▶ [Prompt] The records below must be reproduced in full and without error.

▶ [Record extracts]

____

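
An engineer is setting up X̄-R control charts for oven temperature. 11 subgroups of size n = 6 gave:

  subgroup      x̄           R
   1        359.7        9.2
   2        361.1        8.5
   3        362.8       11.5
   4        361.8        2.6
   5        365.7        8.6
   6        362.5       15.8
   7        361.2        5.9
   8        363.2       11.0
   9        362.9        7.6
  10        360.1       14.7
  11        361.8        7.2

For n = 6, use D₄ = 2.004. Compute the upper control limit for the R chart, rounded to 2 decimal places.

18.69

R̄ = (9.2 + 8.5 + 11.5 + 2.6 + 8.6 + 15.8 + 5.9 + 11.0 + 7.6 + 14.7 + 7.2) / 11 = 102.6000 / 11 = 9.3273
UCL_R = D₄·R̄ = 2.004 × 9.3273 = 18.6919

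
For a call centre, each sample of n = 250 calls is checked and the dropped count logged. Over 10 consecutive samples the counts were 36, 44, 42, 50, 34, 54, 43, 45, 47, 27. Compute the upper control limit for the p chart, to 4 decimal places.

0.2399

p̄ = Σdᵢ / (k·n) = 422 / (10 × 250) = 0.16880
UCL = p̄ + 3·√(p̄(1−p̄)/n) = 0.16880 + 3 × √(0.16880×0.83120/250) = 0.16880 + 3 × 0.02369 = 0.23987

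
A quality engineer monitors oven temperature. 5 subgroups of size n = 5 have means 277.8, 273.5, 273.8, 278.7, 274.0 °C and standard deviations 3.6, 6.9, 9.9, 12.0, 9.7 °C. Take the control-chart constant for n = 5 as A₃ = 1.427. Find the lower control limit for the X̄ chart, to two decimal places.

X̄̄ = (277.8 + 273.5 + 273.8 + 278.7 + 274.0) / 5 = 275.5600
s̄ = (3.6 + 6.9 + 9.9 + 12.0 + 9.7) / 5 = 8.4200
LCL = X̄̄ − A₃·s̄ = 275.5600 − 1.427 × 8.4200 = 263.5447

263.54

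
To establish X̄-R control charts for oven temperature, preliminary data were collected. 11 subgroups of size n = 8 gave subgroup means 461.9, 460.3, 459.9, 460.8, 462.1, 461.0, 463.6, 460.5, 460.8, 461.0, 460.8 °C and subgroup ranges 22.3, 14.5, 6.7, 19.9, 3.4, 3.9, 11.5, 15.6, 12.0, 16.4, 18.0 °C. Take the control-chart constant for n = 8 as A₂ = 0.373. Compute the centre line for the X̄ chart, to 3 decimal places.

461.155

X̄̄ = (461.9 + 460.3 + 459.9 + 460.8 + 462.1 + 461.0 + 463.6 + 460.5 + 460.8 + 461.0 + 460.8) / 11 = 5072.7000 / 11 = 461.1545
CL = X̄̄ = 461.1545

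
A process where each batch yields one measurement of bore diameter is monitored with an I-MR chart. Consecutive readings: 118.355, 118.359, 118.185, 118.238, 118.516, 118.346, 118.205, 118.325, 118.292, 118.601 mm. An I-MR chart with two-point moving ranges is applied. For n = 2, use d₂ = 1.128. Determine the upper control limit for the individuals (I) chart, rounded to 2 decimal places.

X̄ = (118.355 + 118.359 + 118.185 + 118.238 + 118.516 + 118.346 + 118.205 + 118.325 + 118.292 + 118.601) / 10 = 118.3422
Moving ranges: 0.004, 0.174, 0.053, 0.278, 0.170, 0.141, 0.120, 0.033, 0.309; M̄R̄ = 1.2820 / 9 = 0.1424
UCL = X̄ + 3·M̄R̄/d₂ = 118.3422 + 3 × 0.1424 / 1.128 = 118.7210

118.72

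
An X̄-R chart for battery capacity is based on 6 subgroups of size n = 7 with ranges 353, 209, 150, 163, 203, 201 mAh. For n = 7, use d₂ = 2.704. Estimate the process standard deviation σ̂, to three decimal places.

R̄ = (353 + 209 + 150 + 163 + 203 + 201) / 6 = 213.1667
σ̂ = R̄ / d₂ = 213.1667 / 2.704 = 78.8338

78.834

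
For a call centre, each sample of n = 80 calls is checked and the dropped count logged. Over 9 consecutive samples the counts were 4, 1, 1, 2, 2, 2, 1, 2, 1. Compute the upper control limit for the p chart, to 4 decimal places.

0.0717

p̄ = Σdᵢ / (k·n) = 16 / (9 × 80) = 0.02222
UCL = p̄ + 3·√(p̄(1−p̄)/n) = 0.02222 + 3 × √(0.02222×0.97778/80) = 0.02222 + 3 × 0.01648 = 0.07166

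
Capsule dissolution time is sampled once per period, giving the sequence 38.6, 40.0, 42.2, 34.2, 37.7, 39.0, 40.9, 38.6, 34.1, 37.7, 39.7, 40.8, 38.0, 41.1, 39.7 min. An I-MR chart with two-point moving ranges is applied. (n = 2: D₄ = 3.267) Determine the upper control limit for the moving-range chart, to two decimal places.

Moving ranges: 1.4, 2.2, 8.0, 3.5, 1.3, 1.9, 2.3, 4.5, 3.6, 2.0, 1.1, 2.8, 3.1, 1.4; M̄R̄ = 39.1000 / 14 = 2.7929
UCL_MR = D₄·M̄R̄ = 3.267 × 2.7929 = 9.1243

9.12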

____

▶ [Solution to the problem]
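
An engineer is setting up X̄-R control charts for oven temperature. 11 subgroups of size n = 6 gave:

  subgroup      x̄           R
   1        359.7        9.2
   2        361.1        8.5
   3        362.8       11.5
   4        361.8        2.6
   5        365.7        8.6
   6        362.5       15.8
   7        361.2        5.9
   8        363.2       11.0
   9        362.9        7.6
  10        360.1       14.7
  11        361.8        7.2

For n = 6, use D₄ = 2.004. Compute the upper control limit for the R chart, rounded to 2 decimal places.

18.69

R̄ = (9.2 + 8.5 + 11.5 + 2.6 + 8.6 + 15.8 + 5.9 + 11.0 + 7.6 + 14.7 + 7.2) / 11 = 102.6000 / 11 = 9.3273
UCL_R = D₄·R̄ = 2.004 × 9.3273 = 18.6919

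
For a call centre, each sample of n = 250 calls is checked and the dropped count logged. Over 10 consecutive samples the counts were 36, 44, 42, 50, 34, 54, 43, 45, 47, 27. Compute the upper control limit for the p chart, to 4 decimal places.

0.2399

p̄ = Σdᵢ / (k·n) = 422 / (10 × 250) = 0.16880
UCL = p̄ + 3·√(p̄(1−p̄)/n) = 0.16880 + 3 × √(0.16880×0.83120/250) = 0.16880 + 3 × 0.02369 = 0.23987

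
A quality engineer monitors oven temperature. 5 subgroups of size n = 5 have means 277.8, 273.5, 273.8, 278.7, 274.0 °C and standard deviations 3.6, 6.9, 9.9, 12.0, 9.7 °C. Take the control-chart constant for n = 5 as A₃ = 1.427. Find the lower control limit for the X̄ chart, to two decimal places.

X̄̄ = (277.8 + 273.5 + 273.8 + 278.7 + 274.0) / 5 = 275.5600
s̄ = (3.6 + 6.9 + 9.9 + 12.0 + 9.7) / 5 = 8.4200
LCL = X̄̄ − A₃·s̄ = 275.5600 − 1.427 × 8.4200 = 263.5447

263.54

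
To establish X̄-R control charts for oven temperature, preliminary data were collected. 11 subgroups of size n = 8 gave subgroup means 461.9, 460.3, 459.9, 460.8, 462.1, 461.0, 463.6, 460.5, 460.8, 461.0, 460.8 °C and subgroup ranges 22.3, 14.5, 6.7, 19.9, 3.4, 3.9, 11.5, 15.6, 12.0, 16.4, 18.0 °C. Take the control-chart constant for n = 8 as A₂ = 0.373. Compute the centre line for the X̄ chart, to 3 decimal places.

461.155

X̄̄ = (461.9 + 460.3 + 459.9 + 460.8 + 462.1 + 461.0 + 463.6 + 460.5 + 460.8 + 461.0 + 460.8) / 11 = 5072.7000 / 11 = 461.1545
CL = X̄̄ = 461.1545

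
A process where each batch yields one measurement of bore diameter is monitored with an I-MR chart. Consecutive readings: 118.355, 118.359, 118.185, 118.238, 118.516, 118.346, 118.205, 118.325, 118.292, 118.601 mm. An I-MR chart with two-point moving ranges is applied. For n = 2, use d₂ = 1.128. Determine the upper control limit for the individuals (I) chart, rounded to 2 decimal places.

X̄ = (118.355 + 118.359 + 118.185 + 118.238 + 118.516 + 118.346 + 118.205 + 118.325 + 118.292 + 118.601) / 10 = 118.3422
Moving ranges: 0.004, 0.174, 0.053, 0.278, 0.170, 0.141, 0.120, 0.033, 0.309; M̄R̄ = 1.2820 / 9 = 0.1424
UCL = X̄ + 3·M̄R̄/d₂ = 118.3422 + 3 × 0.1424 / 1.128 = 118.7210

118.72

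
An X̄-R chart for battery capacity is based on 6 subgroups of size n = 7 with ranges 353, 209, 150, 163, 203, 201 mAh. For n = 7, use d₂ = 2.704. Estimate the process standard deviation σ̂, to three decimal places.

R̄ = (353 + 209 + 150 + 163 + 203 + 201) / 6 = 213.1667
σ̂ = R̄ / d₂ = 213.1667 / 2.704 = 78.8338

78.834

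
For a call centre, each sample of n = 80 calls is checked and the dropped count logged. Over 9 consecutive samples the counts were 4, 1, 1, 2, 2, 2, 1, 2, 1. Compute the upper control limit for the p chart, to 4 decimal places.

0.0717

p̄ = Σdᵢ / (k·n) = 16 / (9 × 80) = 0.02222
UCL = p̄ + 3·√(p̄(1−p̄)/n) = 0.02222 + 3 × √(0.02222×0.97778/80) = 0.02222 + 3 × 0.01648 = 0.07166

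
Capsule dissolution time is sampled once per period, giving the sequence 38.6, 40.0, 42.2, 34.2, 37.7, 39.0, 40.9, 38.6, 34.1, 37.7, 39.7, 40.8, 38.0, 41.1, 39.7 min. An I-MR chart with two-point moving ranges is applied. (n = 2: D₄ = 3.267) Determine the upper control limit for the moving-range chart, to two decimal places.

Moving ranges: 1.4, 2.2, 8.0, 3.5, 1.3, 1.9, 2.3, 4.5, 3.6, 2.0, 1.1, 2.8, 3.1, 1.4; M̄R̄ = 39.1000 / 14 = 2.7929
UCL_MR = D₄·M̄R̄ = 3.267 × 2.7929 = 9.1243

9.12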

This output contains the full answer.